A single stretch of the material below is to be transcribed exactly, starting at the line with "Watermark policy: periodic" and ending after the line with "2. Assign (if".

SOURCE MATERIAL:
=-=-=
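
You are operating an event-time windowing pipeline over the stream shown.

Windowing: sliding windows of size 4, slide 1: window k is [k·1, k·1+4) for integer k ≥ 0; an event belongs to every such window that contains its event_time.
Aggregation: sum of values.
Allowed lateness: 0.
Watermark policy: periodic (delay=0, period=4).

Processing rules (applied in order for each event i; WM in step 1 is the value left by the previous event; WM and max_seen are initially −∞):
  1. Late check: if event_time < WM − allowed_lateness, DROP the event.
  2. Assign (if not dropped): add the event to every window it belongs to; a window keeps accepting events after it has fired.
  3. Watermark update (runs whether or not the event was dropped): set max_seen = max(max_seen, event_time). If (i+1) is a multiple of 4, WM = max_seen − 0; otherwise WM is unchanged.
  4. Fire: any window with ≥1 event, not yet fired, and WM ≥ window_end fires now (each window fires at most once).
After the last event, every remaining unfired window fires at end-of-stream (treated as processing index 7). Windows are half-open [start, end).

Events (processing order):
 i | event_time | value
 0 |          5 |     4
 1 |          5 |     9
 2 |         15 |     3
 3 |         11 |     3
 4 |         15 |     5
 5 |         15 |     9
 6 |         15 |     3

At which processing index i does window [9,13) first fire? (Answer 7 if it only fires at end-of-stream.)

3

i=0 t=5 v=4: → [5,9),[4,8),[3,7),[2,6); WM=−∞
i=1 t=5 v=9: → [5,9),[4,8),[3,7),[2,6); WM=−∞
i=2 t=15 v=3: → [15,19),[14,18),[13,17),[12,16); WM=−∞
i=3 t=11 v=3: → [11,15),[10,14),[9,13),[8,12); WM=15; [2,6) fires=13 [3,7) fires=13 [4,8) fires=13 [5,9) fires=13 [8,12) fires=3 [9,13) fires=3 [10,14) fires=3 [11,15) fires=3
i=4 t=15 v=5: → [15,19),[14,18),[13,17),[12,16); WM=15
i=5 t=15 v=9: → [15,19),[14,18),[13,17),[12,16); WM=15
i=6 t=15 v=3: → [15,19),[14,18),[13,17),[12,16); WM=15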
=-=-=
RESULT:
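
Watermark policy: periodic (delay=0, period=4).

Processing rules (applied in order for each event i; WM in step 1 is the value left by the previous event; WM and max_seen are initially −∞):
  1. Late check: if event_time < WM − allowed_lateness, DROP the event.
  2. Assign (if not dropped): add the event to every window it belongs to; a window keeps accepting events after it has fired.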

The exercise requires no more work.